■ Activity: Where a line of the listing below includes the word "convolution", reproduce that line.

■ Excerpted records:

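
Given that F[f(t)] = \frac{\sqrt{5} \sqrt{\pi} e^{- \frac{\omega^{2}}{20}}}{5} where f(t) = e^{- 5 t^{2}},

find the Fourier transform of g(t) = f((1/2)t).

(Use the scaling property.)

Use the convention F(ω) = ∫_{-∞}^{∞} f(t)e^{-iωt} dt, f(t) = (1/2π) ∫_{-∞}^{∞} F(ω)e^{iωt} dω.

F[g](ω) = \frac{2 \sqrt{5} \sqrt{\pi} e^{- \frac{\omega^{2}}{5}}}{5}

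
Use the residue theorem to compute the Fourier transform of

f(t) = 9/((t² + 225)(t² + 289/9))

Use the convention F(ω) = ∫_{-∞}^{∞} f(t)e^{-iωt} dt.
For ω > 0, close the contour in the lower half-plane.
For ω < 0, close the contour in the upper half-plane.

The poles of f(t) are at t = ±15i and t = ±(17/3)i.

Let g(z) = f(z)e^{-iωz}; for large |z| the factor e^{-iωz} decays in the lower half-plane when ω > 0 and in the upper half-plane when ω < 0.

Case ω > 0 (lower half-plane, clockwise contour ⇒ F(ω) = -2πi·ΣRes):
  Res_{z = - 15 i} g(z) = - \frac{27 i e^{- 15 \omega}}{17360}
  Res_{z = - \frac{17 i}{3}} g(z) = \frac{243 i e^{- \frac{17 \omega}{3}}}{59024}
  F(ω) = -2πi·ΣRes = - \frac{27 \pi e^{- 15 \omega}}{8680} + \frac{243 \pi e^{- \frac{17 \omega}{3}}}{29512}

Case ω < 0 (upper half-plane, counterclockwise contour ⇒ F(ω) = +2πi·ΣRes):
  Res_{z = 15 i} g(z) = \frac{27 i e^{15 \omega}}{17360}
  Res_{z = \frac{17 i}{3}} g(z) = - \frac{243 i e^{\frac{17 \omega}{3}}}{59024}
  F(ω) = 2πi·ΣRes = \frac{27 \pi \left(45 e^{\frac{17 \omega}{3}} - 17 e^{15 \omega}\right)}{147560}

Both cases combine into a single formula in |ω|:

F(ω) = - \frac{27 \pi e^{- 15 \left|{\omega}\right|}}{8680} + \frac{243 \pi e^{- \frac{17 \left|{\omega}\right|}{3}}}{29512}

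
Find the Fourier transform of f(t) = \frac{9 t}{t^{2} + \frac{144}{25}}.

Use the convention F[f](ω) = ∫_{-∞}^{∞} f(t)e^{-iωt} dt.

F(ω) = - 9 i \pi e^{- \frac{12 \left|{\omega}\right|}{5}} \operatorname{sign}{\left(\omega \right)}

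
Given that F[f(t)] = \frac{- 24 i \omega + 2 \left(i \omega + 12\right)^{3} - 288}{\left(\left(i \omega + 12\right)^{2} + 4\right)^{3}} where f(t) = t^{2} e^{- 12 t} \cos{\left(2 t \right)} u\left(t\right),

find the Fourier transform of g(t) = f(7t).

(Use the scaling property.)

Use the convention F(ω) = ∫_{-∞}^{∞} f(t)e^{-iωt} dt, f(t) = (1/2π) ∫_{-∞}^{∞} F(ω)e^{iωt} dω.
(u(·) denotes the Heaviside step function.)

F[g](ω) = \frac{98 \left(- 588 i \omega + \left(i \omega + 84\right)^{3} - 49392\right)}{\left(\left(i \omega + 84\right)^{2} + 196\right)^{3}}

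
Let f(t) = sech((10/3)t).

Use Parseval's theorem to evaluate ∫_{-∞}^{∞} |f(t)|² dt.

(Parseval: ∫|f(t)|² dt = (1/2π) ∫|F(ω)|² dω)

∫|f(t)|² dt = \frac{3}{5}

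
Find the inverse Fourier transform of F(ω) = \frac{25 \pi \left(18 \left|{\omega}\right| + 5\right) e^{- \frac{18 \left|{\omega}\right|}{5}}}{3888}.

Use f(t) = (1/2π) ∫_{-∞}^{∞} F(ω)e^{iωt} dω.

f(t) = \frac{3}{\left(t^{2} + \frac{324}{25}\right)^{2}}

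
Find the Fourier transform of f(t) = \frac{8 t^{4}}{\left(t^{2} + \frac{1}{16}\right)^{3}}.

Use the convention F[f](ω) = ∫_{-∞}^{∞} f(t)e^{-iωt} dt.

F(ω) = \frac{\pi \left(\omega^{2} - 20 \left|{\omega}\right| + 48\right) e^{- \frac{\left|{\omega}\right|}{4}}}{4}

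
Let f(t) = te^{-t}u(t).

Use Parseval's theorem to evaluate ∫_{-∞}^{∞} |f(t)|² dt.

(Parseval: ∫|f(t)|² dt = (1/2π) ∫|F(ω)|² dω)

∫|f(t)|² dt = \frac{1}{4}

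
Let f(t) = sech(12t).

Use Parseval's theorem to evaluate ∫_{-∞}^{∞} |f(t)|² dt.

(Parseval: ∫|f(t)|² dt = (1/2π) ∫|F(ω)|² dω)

∫|f(t)|² dt = \frac{1}{6}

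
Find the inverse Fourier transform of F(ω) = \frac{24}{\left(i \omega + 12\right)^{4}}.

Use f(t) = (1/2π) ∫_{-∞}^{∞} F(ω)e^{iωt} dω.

f(t) = 4 t^{3} e^{- 12 t} u\left(t\right)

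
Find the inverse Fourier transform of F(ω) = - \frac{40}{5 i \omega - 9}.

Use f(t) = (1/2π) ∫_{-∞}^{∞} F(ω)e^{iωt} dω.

f(t) = 8 e^{\frac{9 t}{5}} u\left(- t\right)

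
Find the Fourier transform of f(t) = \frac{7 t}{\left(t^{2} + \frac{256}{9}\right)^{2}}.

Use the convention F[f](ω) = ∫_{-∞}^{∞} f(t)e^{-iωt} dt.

F(ω) = - \frac{21 i \pi \omega e^{- \frac{16 \left|{\omega}\right|}{3}}}{32}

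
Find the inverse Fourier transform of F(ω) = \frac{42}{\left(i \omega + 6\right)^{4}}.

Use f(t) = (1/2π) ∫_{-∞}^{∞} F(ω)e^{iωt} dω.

f(t) = 7 t^{3} e^{- 6 t} u\left(t\right)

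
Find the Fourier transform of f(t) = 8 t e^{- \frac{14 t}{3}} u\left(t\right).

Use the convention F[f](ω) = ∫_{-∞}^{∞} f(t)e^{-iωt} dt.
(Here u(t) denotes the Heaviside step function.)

F(ω) = \frac{72}{\left(3 i \omega + 14\right)^{2}}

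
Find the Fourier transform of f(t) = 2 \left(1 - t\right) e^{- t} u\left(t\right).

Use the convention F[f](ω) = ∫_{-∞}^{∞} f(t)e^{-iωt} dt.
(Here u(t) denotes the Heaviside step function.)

F(ω) = \frac{2 i \omega}{- \omega^{2} + 2 i \omega + 1}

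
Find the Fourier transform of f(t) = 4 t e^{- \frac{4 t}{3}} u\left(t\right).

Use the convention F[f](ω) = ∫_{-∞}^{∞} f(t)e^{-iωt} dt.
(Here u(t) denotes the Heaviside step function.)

F(ω) = \frac{36}{\left(3 i \omega + 4\right)^{2}}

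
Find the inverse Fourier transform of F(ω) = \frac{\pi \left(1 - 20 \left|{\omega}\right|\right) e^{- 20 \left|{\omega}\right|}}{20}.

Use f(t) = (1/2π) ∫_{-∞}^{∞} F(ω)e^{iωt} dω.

f(t) = \frac{2 t^{2}}{\left(t^{2} + 400\right)^{2}}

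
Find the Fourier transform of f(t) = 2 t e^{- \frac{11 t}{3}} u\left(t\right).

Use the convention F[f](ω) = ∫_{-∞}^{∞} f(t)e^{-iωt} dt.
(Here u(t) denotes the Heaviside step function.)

F(ω) = \frac{18}{\left(3 i \omega + 11\right)^{2}}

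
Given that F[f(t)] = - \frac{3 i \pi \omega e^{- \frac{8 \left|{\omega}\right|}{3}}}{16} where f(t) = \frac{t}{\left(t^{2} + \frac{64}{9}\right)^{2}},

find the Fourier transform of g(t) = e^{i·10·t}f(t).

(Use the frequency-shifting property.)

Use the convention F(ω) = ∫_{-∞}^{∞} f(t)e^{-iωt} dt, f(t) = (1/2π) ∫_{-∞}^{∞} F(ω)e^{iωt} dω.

F[g](ω) = \frac{3 i \pi \left(10 - \omega\right) e^{- \frac{8 \left|{\omega - 10}\right|}{3}}}{16}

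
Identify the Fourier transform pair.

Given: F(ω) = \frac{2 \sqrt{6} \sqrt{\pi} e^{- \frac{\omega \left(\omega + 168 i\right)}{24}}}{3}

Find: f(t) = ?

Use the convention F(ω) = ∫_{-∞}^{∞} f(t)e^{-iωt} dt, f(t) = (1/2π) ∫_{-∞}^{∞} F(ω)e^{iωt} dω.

f(t) = 4 e^{- 6 \left(t - 7\right)^{2}}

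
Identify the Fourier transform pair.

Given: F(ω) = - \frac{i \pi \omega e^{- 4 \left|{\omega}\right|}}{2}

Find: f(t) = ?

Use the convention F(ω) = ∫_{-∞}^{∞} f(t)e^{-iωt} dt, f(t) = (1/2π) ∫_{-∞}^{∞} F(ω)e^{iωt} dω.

f(t) = \frac{4 t}{\left(t^{2} + 16\right)^{2}}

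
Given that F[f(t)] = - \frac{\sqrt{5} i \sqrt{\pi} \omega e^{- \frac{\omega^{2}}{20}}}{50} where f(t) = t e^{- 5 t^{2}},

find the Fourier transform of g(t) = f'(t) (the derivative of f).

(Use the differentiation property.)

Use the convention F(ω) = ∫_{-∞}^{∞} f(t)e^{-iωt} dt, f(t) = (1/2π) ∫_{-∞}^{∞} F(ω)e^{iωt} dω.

F[g](ω) = \frac{\sqrt{5} \sqrt{\pi} \omega^{2} e^{- \frac{\omega^{2}}{20}}}{50}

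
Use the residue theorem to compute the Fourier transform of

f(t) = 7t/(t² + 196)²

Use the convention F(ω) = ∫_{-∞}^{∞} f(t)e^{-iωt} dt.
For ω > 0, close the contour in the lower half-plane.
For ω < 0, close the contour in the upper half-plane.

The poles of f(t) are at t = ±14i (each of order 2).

Let g(z) = f(z)e^{-iωz}; for large |z| the factor e^{-iωz} decays in the lower half-plane when ω > 0 and in the upper half-plane when ω < 0.

Case ω > 0 (lower half-plane, clockwise contour ⇒ F(ω) = -2πi·ΣRes):
  Res_{z = - 14 i} g(z) = \frac{\omega e^{- 14 \omega}}{8} (pole of order 2)
  F(ω) = -2πi·ΣRes = - \frac{i \pi \omega e^{- 14 \omega}}{4}

Case ω < 0 (upper half-plane, counterclockwise contour ⇒ F(ω) = +2πi·ΣRes):
  Res_{z = 14 i} g(z) = - \frac{\omega e^{14 \omega}}{8} (pole of order 2)
  F(ω) = 2πi·ΣRes = - \frac{i \pi \omega e^{14 \omega}}{4}

Both cases combine into a single formula in |ω|:

F(ω) = - \frac{i \pi \omega e^{- 14 \left|{\omega}\right|}}{4}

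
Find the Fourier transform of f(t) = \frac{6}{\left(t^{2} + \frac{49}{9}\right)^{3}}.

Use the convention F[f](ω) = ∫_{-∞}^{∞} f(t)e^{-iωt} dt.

F(ω) = \frac{81 \pi \left(49 \omega^{2} + 63 \left|{\omega}\right| + 27\right) e^{- \frac{7 \left|{\omega}\right|}{3}}}{67228}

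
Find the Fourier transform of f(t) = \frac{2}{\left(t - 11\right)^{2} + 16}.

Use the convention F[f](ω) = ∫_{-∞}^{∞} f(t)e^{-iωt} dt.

F(ω) = \frac{\pi e^{- 11 i \omega - 4 \left|{\omega}\right|}}{2}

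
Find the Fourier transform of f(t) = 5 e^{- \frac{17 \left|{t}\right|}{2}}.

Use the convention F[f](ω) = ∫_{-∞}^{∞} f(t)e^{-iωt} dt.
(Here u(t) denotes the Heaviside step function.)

F(ω) = \frac{340}{4 \omega^{2} + 289}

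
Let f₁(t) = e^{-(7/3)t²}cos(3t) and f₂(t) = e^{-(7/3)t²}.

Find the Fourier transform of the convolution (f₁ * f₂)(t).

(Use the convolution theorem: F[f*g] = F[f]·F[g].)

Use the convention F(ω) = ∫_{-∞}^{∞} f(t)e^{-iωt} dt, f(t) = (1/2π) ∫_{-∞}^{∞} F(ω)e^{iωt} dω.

F[f₁*f₂](ω) = \frac{3 \pi \left(e^{\frac{9 \omega}{7}} + 1\right) e^{- \frac{3 \omega^{2}}{14} - \frac{9 \omega}{14} - \frac{27}{28}}}{14}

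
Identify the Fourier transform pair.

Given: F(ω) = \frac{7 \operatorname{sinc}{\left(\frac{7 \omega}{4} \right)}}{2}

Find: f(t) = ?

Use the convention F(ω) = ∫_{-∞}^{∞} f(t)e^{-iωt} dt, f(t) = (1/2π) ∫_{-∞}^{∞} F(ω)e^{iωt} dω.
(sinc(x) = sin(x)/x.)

f(t) = \begin{cases} 1 & \text{for}\: \left|{t}\right| < \frac{7}{4} \\0 & \text{otherwise} \end{cases}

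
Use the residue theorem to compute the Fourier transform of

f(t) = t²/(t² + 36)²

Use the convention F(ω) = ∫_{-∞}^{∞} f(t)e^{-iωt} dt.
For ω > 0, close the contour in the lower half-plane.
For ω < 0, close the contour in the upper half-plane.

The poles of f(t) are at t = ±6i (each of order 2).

Let g(z) = f(z)e^{-iωz}; for large |z| the factor e^{-iωz} decays in the lower half-plane when ω > 0 and in the upper half-plane when ω < 0.

Case ω > 0 (lower half-plane, clockwise contour ⇒ F(ω) = -2πi·ΣRes):
  Res_{z = - 6 i} g(z) = \frac{i \left(1 - 6 \omega\right) e^{- 6 \omega}}{24} (pole of order 2)
  F(ω) = -2πi·ΣRes = \frac{\pi \left(1 - 6 \omega\right) e^{- 6 \omega}}{12}

Case ω < 0 (upper half-plane, counterclockwise contour ⇒ F(ω) = +2πi·ΣRes):
  Res_{z = 6 i} g(z) = \frac{i \left(- 6 \omega - 1\right) e^{6 \omega}}{24} (pole of order 2)
  F(ω) = 2πi·ΣRes = \frac{\pi \left(6 \omega + 1\right) e^{6 \omega}}{12}

Both cases combine into a single formula in |ω|:

F(ω) = \frac{\pi \left(1 - 6 \left|{\omega}\right|\right) e^{- 6 \left|{\omega}\right|}}{12}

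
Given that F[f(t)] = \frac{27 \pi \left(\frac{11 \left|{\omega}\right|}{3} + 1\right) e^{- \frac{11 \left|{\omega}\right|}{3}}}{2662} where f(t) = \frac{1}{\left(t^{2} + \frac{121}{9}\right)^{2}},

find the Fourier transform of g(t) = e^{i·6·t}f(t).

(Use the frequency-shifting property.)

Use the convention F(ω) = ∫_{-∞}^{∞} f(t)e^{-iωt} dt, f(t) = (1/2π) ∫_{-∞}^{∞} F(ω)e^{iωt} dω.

F[g](ω) = \frac{9 \pi \left(11 \left|{\omega - 6}\right| + 3\right) e^{- \frac{11 \left|{\omega - 6}\right|}{3}}}{2662}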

■ Finished task:
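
Find the Fourier transform of the convolution (f₁ * f₂)(t).
(Use the convolution theorem: F[f*g] = F[f]·F[g].)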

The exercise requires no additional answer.